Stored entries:
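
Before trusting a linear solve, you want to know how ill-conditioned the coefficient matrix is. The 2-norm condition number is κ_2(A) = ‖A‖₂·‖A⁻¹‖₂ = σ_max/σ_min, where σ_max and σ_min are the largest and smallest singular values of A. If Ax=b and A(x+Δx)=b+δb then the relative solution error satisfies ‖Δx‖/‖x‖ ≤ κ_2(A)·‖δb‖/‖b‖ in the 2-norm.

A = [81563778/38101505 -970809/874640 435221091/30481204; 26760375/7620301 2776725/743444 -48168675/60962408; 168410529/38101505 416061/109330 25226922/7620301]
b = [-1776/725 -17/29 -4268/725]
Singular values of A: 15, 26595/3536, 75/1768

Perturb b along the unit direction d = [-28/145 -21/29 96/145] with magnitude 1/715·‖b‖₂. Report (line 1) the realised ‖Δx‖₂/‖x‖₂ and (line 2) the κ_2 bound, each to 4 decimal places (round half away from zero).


σ_max = 15, σ_min = 75/1768
condition number: 15 ÷ (75/1768) = 353.6000
perturbation bound = 353.6000·1/715 = 0.4945
solve Ax = b  →  x = [49.5456 -49.1575 -11.4211]
2-norm of b is 6.4031; of x, 70.7225
re-solving with b+δb shifts x by Δx of norm 0.2111
dividing the unrounded norms, ‖Δx‖/‖x‖ = 0.0030
realised/bound (from unrounded values) ≈ 0.0060

0.0030
0.4945


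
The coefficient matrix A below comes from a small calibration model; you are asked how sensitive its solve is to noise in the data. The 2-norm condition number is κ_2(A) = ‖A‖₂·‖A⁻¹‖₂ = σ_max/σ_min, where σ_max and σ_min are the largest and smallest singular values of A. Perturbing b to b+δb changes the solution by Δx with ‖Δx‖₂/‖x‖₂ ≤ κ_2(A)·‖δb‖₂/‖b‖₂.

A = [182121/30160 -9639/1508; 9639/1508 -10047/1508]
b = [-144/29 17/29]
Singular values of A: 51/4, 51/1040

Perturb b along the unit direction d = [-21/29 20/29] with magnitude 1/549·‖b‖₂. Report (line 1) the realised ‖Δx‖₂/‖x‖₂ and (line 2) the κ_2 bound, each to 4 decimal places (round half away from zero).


0.0023
0.4736

largest singular value 51/4, smallest 51/1040
κ_2(A) = (51/4) / (51/1040) = 260.0000
perturbation bound = 260.0000·1/549 = 0.4736
solve Ax = b  →  x = [58.9047 56.4246]
‖b‖₂ = 5.0000 and ‖x‖₂ = 81.5690
re-solving with b+δb shifts x by Δx of norm 0.1857
relative error = 0.0023
realised/bound (from unrounded values) ≈ 0.0048


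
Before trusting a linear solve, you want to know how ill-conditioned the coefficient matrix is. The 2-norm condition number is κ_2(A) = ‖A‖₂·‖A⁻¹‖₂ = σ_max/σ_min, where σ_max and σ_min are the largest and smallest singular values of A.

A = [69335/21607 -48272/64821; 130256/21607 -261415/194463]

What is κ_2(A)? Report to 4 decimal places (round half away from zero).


form AᵀA = [75342449/1615441 -152566400/14538969; -152566400/14538969 309029329/130850721] with trace 3814258/77841 and determinant 2401/77841
λ_max, λ_min = (3814258/77841 ± √14547816505600/6059221281)/2 = 49, 49/77841
σ_max=√49=7, σ_min=√(49/77841)=(7/279) → κ = 279.0000

279.0000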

**Directions for this task**
Reproduce each line from the data that has "want" in it.

**Your solution**
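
Before trusting a linear solve, you want to know how ill-conditioned the coefficient matrix is. The 2-norm condition number is κ_2(A) = ‖A‖₂·‖A⁻¹‖₂ = σ_max/σ_min, where σ_max and σ_min are the largest and smallest singular values of A. If Ax=b and A(x+Δx)=b+δb then the relative solution error satisfies ‖Δx‖/‖x‖ ≤ κ_2(A)·‖δb‖/‖b‖ in the 2-norm.
Before trusting a linear solve, you want to know how ill-conditioned the coefficient matrix is. The 2-norm condition number is κ_2(A) = ‖A‖₂·‖A⁻¹‖₂ = σ_max/σ_min, where σ_max and σ_min are the largest and smallest singular values of A.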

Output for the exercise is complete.